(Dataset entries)
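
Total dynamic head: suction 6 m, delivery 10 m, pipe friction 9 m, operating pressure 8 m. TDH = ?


TDH = Hs + Hd + hf + Hp = 6 + 10 + 9 + 8 = 33

33 m


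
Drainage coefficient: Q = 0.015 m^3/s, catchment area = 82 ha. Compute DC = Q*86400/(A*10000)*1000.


DC = Q * 86400 / (A * 10000) * 1000
DC = 0.015 * 86400 / (82 * 10000) * 1000
DC = 1296000.0000 / 820000

1.5805 mm/day


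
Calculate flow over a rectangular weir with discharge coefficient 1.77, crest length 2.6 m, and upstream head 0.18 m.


Q = C * L * H^(3/2) = 1.77 * 2.6 * 0.18^1.5 = 1.77 * 2.6 * 0.076368

0.3514 m^3/s


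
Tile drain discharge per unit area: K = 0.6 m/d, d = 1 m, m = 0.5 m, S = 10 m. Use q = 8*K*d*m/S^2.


q = 8*K*d*m/S^2
q = 8*0.6*1*0.5/10^2
q = 2.4000 / 100

0.0240 m/d


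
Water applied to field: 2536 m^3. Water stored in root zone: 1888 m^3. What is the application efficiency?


Ea = V_root / V_field * 100 = 1888 / 2536 * 100 = 74.4479%

74.4479 %


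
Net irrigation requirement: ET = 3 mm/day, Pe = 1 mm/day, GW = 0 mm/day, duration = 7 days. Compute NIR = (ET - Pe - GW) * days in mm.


Daily deficit = ET - Pe - GW = 3 - 1 - 0 = 2 mm/day
NIR = 2 * 7 = 14 mm

14.0000 mm


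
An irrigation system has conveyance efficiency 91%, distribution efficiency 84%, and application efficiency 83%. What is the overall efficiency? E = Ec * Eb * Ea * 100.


Ec = 0.91, Eb = 0.84, Ea = 0.83
E = 0.91 * 0.84 * 0.83 * 100 = 63.4452%

63.4452 %


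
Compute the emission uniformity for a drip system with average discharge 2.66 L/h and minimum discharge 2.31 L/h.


EU = (q_min/q_avg)*100 = (2.31/2.66)*100 = 86.8421%

86.8421 %


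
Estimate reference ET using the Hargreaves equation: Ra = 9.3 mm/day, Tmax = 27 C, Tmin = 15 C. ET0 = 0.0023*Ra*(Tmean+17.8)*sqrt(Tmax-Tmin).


Tmean = (Tmax + Tmin)/2 = (27 + 15)/2 = 21.0
ET0 = 0.0023 * 9.3 * (21.0 + 17.8) * sqrt(27 - 15)
ET0 = 0.0023 * 9.3 * 38.8 * 3.464102

2.8750 mm/day


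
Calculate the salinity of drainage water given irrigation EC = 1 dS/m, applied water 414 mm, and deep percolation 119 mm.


EC_dw = EC_iw * D_iw / D_dw
EC_dw = 1 * 414 / 119
EC_dw = 414 / 119

3.4790 dS/m


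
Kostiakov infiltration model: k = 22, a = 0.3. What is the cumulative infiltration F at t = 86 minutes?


F = k * t^a = 22 * 86^0.3
F = 22 * 3.804955

83.7090 mm


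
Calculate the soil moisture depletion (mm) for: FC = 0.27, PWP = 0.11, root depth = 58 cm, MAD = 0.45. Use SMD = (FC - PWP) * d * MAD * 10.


SMD = (FC - PWP) * d * MAD * 10
SMD = (0.27 - 0.11) * 58 * 0.45 * 10
SMD = 0.1600 * 58 * 0.45 * 10

41.7600 mm


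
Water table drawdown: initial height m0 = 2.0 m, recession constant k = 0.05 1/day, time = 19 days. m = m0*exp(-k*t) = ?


m = m0 * exp(-k*t)
m = 2.0 * exp(-0.05 * 19)
m = 2.0 * exp(-0.9500)

0.7735 m


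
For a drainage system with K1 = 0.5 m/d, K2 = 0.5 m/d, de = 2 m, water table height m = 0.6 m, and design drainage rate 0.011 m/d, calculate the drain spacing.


S^2 = 8*K2*de*m/q + 4*K1*m^2/q
S^2 = 8*0.5*2*0.6/0.011 + 4*0.5*0.6^2/0.011
S = sqrt(501.8182)

22.4013 m


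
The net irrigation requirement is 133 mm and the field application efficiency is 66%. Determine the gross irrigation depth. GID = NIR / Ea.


Ea = 66% = 0.66
GID = NIR / Ea = 133 / 0.66 = 201.5152 mm

201.5152 mm


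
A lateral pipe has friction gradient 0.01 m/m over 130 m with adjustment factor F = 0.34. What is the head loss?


hf = J * L * F = 0.01 * 130 * 0.34 = 0.4420 m

0.4420 m


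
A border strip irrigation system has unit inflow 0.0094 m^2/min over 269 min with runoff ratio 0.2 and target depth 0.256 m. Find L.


L = q*t/((1+r)*Z)
L = 0.0094*269/((1+0.2)*0.256)
L = 2.5286/0.3072

8.2311 m


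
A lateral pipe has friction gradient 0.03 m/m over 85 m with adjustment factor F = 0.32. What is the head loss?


hf = J * L * F = 0.03 * 85 * 0.32 = 0.8160 m

0.8160 m


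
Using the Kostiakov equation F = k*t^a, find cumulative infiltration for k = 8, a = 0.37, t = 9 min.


F = k * t^a = 8 * 9^0.37
F = 8 * 2.254601

18.0368 mm


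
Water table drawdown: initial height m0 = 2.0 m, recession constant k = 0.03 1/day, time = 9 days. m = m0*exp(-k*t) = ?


m = m0 * exp(-k*t)
m = 2.0 * exp(-0.03 * 9)
m = 2.0 * exp(-0.2700)

1.5268 m


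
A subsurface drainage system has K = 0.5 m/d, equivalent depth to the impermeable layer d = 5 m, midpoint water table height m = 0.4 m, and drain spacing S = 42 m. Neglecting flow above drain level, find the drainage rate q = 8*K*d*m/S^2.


q = 8*K*d*m/S^2
q = 8*0.5*5*0.4/42^2
q = 8.0000 / 1764

0.0045 m/d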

Exercise directions -
Would you please give all of the entries above once more, exactly as they are?

Reply -
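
Total dynamic head: suction 6 m, delivery 10 m, pipe friction 9 m, operating pressure 8 m. TDH = ?


TDH = Hs + Hd + hf + Hp = 6 + 10 + 9 + 8 = 33

33 m


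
Drainage coefficient: Q = 0.015 m^3/s, catchment area = 82 ha. Compute DC = Q*86400/(A*10000)*1000.


DC = Q * 86400 / (A * 10000) * 1000
DC = 0.015 * 86400 / (82 * 10000) * 1000
DC = 1296000.0000 / 820000

1.5805 mm/day


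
Calculate flow over a rectangular weir with discharge coefficient 1.77, crest length 2.6 m, and upstream head 0.18 m.


Q = C * L * H^(3/2) = 1.77 * 2.6 * 0.18^1.5 = 1.77 * 2.6 * 0.076368

0.3514 m^3/s


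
Tile drain discharge per unit area: K = 0.6 m/d, d = 1 m, m = 0.5 m, S = 10 m. Use q = 8*K*d*m/S^2.


q = 8*K*d*m/S^2
q = 8*0.6*1*0.5/10^2
q = 2.4000 / 100

0.0240 m/d


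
Water applied to field: 2536 m^3. Water stored in root zone: 1888 m^3. What is the application efficiency?


Ea = V_root / V_field * 100 = 1888 / 2536 * 100 = 74.4479%

74.4479 %


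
Net irrigation requirement: ET = 3 mm/day, Pe = 1 mm/day, GW = 0 mm/day, duration = 7 days. Compute NIR = (ET - Pe - GW) * days in mm.


Daily deficit = ET - Pe - GW = 3 - 1 - 0 = 2 mm/day
NIR = 2 * 7 = 14 mm

14.0000 mm


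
An irrigation system has conveyance efficiency 91%, distribution efficiency 84%, and application efficiency 83%. What is the overall efficiency? E = Ec * Eb * Ea * 100.


Ec = 0.91, Eb = 0.84, Ea = 0.83
E = 0.91 * 0.84 * 0.83 * 100 = 63.4452%

63.4452 %


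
Compute the emission uniformity for a drip system with average discharge 2.66 L/h and minimum discharge 2.31 L/h.


EU = (q_min/q_avg)*100 = (2.31/2.66)*100 = 86.8421%

86.8421 %


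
Estimate reference ET using the Hargreaves equation: Ra = 9.3 mm/day, Tmax = 27 C, Tmin = 15 C. ET0 = 0.0023*Ra*(Tmean+17.8)*sqrt(Tmax-Tmin).


Tmean = (Tmax + Tmin)/2 = (27 + 15)/2 = 21.0
ET0 = 0.0023 * 9.3 * (21.0 + 17.8) * sqrt(27 - 15)
ET0 = 0.0023 * 9.3 * 38.8 * 3.464102

2.8750 mm/day


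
Calculate the salinity of drainage water given irrigation EC = 1 dS/m, applied water 414 mm, and deep percolation 119 mm.


EC_dw = EC_iw * D_iw / D_dw
EC_dw = 1 * 414 / 119
EC_dw = 414 / 119

3.4790 dS/m


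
Kostiakov infiltration model: k = 22, a = 0.3. What is the cumulative infiltration F at t = 86 minutes?


F = k * t^a = 22 * 86^0.3
F = 22 * 3.804955

83.7090 mm


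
Calculate the soil moisture depletion (mm) for: FC = 0.27, PWP = 0.11, root depth = 58 cm, MAD = 0.45. Use SMD = (FC - PWP) * d * MAD * 10.


SMD = (FC - PWP) * d * MAD * 10
SMD = (0.27 - 0.11) * 58 * 0.45 * 10
SMD = 0.1600 * 58 * 0.45 * 10

41.7600 mm


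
Water table drawdown: initial height m0 = 2.0 m, recession constant k = 0.05 1/day, time = 19 days. m = m0*exp(-k*t) = ?


m = m0 * exp(-k*t)
m = 2.0 * exp(-0.05 * 19)
m = 2.0 * exp(-0.9500)

0.7735 m


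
For a drainage system with K1 = 0.5 m/d, K2 = 0.5 m/d, de = 2 m, water table height m = 0.6 m, and design drainage rate 0.011 m/d, calculate the drain spacing.


S^2 = 8*K2*de*m/q + 4*K1*m^2/q
S^2 = 8*0.5*2*0.6/0.011 + 4*0.5*0.6^2/0.011
S = sqrt(501.8182)

22.4013 m


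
The net irrigation requirement is 133 mm and the field application efficiency is 66%. Determine the gross irrigation depth. GID = NIR / Ea.


Ea = 66% = 0.66
GID = NIR / Ea = 133 / 0.66 = 201.5152 mm

201.5152 mm


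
A lateral pipe has friction gradient 0.01 m/m over 130 m with adjustment factor F = 0.34. What is the head loss?


hf = J * L * F = 0.01 * 130 * 0.34 = 0.4420 m

0.4420 m


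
A border strip irrigation system has unit inflow 0.0094 m^2/min over 269 min with runoff ratio 0.2 and target depth 0.256 m. Find L.


L = q*t/((1+r)*Z)
L = 0.0094*269/((1+0.2)*0.256)
L = 2.5286/0.3072

8.2311 m


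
A lateral pipe has friction gradient 0.03 m/m over 85 m with adjustment factor F = 0.32. What is the head loss?


hf = J * L * F = 0.03 * 85 * 0.32 = 0.8160 m

0.8160 m


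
Using the Kostiakov equation F = k*t^a, find cumulative infiltration for k = 8, a = 0.37, t = 9 min.


F = k * t^a = 8 * 9^0.37
F = 8 * 2.254601

18.0368 mm


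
Water table drawdown: initial height m0 = 2.0 m, recession constant k = 0.03 1/day, time = 9 days. m = m0*exp(-k*t) = ?


m = m0 * exp(-k*t)
m = 2.0 * exp(-0.03 * 9)
m = 2.0 * exp(-0.2700)

1.5268 m


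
A subsurface drainage system has K = 0.5 m/d, equivalent depth to the impermeable layer d = 5 m, midpoint water table height m = 0.4 m, and drain spacing S = 42 m. Neglecting flow above drain level, find the drainage rate q = 8*K*d*m/S^2.


q = 8*K*d*m/S^2
q = 8*0.5*5*0.4/42^2
q = 8.0000 / 1764

0.0045 m/d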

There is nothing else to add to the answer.